Make an exact copy of the entries below.
┄┄┄┄┄┄
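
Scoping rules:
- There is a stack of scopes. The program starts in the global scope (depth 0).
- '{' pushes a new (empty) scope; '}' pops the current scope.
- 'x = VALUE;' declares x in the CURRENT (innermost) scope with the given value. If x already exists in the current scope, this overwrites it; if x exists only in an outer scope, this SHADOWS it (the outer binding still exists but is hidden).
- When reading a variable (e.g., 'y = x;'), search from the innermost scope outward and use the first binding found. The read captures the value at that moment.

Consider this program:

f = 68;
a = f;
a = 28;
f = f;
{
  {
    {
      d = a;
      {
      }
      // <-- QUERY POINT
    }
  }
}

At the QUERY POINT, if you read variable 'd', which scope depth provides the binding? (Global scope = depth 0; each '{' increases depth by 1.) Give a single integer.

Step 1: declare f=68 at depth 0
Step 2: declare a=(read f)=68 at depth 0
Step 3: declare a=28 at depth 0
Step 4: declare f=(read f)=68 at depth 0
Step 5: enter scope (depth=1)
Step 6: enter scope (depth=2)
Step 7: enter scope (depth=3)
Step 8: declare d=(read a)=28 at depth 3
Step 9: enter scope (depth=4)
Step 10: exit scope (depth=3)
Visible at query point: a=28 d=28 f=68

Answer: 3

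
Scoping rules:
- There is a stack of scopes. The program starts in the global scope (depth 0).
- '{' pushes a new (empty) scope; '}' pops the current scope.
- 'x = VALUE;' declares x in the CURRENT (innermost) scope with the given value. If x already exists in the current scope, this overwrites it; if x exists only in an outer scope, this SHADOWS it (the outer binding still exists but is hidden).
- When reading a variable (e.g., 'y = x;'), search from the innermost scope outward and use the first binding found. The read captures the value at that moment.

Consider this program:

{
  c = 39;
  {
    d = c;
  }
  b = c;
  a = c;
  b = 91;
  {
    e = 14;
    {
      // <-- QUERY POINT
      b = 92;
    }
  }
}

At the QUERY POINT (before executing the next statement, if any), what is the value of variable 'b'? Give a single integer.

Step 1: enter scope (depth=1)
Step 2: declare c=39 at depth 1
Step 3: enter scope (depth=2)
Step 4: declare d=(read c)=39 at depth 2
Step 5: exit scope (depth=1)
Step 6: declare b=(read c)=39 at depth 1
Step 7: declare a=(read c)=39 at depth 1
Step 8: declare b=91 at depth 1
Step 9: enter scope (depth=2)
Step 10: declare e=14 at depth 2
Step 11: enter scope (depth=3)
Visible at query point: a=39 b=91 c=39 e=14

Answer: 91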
┄┄┄┄┄┄
**Response for this exercise**.
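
Scoping rules:
- There is a stack of scopes. The program starts in the global scope (depth 0).
- '{' pushes a new (empty) scope; '}' pops the current scope.
- 'x = VALUE;' declares x in the CURRENT (innermost) scope with the given value. If x already exists in the current scope, this overwrites it; if x exists only in an outer scope, this SHADOWS it (the outer binding still exists but is hidden).
- When reading a variable (e.g., 'y = x;'), search from the innermost scope outward and use the first binding found. The read captures the value at that moment.

Consider this program:

f = 68;
a = f;
a = 28;
f = f;
{
  {
    {
      d = a;
      {
      }
      // <-- QUERY POINT
    }
  }
}

At the QUERY POINT, if you read variable 'd', which scope depth provides the binding? (Global scope = depth 0; each '{' increases depth by 1.) Give a single integer.

Step 1: declare f=68 at depth 0
Step 2: declare a=(read f)=68 at depth 0
Step 3: declare a=28 at depth 0
Step 4: declare f=(read f)=68 at depth 0
Step 5: enter scope (depth=1)
Step 6: enter scope (depth=2)
Step 7: enter scope (depth=3)
Step 8: declare d=(read a)=28 at depth 3
Step 9: enter scope (depth=4)
Step 10: exit scope (depth=3)
Visible at query point: a=28 d=28 f=68

Answer: 3

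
Scoping rules:
- There is a stack of scopes. The program starts in the global scope (depth 0).
- '{' pushes a new (empty) scope; '}' pops the current scope.
- 'x = VALUE;' declares x in the CURRENT (innermost) scope with the given value. If x already exists in the current scope, this overwrites it; if x exists only in an outer scope, this SHADOWS it (the outer binding still exists but is hidden).
- When reading a variable (e.g., 'y = x;'), search from the innermost scope outward and use the first binding found. The read captures the value at that moment.

Consider this program:

{
  c = 39;
  {
    d = c;
  }
  b = c;
  a = c;
  b = 91;
  {
    e = 14;
    {
      // <-- QUERY POINT
      b = 92;
    }
  }
}

At the QUERY POINT (before executing the next statement, if any), what is the value of variable 'b'? Give a single integer.

Step 1: enter scope (depth=1)
Step 2: declare c=39 at depth 1
Step 3: enter scope (depth=2)
Step 4: declare d=(read c)=39 at depth 2
Step 5: exit scope (depth=1)
Step 6: declare b=(read c)=39 at depth 1
Step 7: declare a=(read c)=39 at depth 1
Step 8: declare b=91 at depth 1
Step 9: enter scope (depth=2)
Step 10: declare e=14 at depth 2
Step 11: enter scope (depth=3)
Visible at query point: a=39 b=91 c=39 e=14

Answer: 91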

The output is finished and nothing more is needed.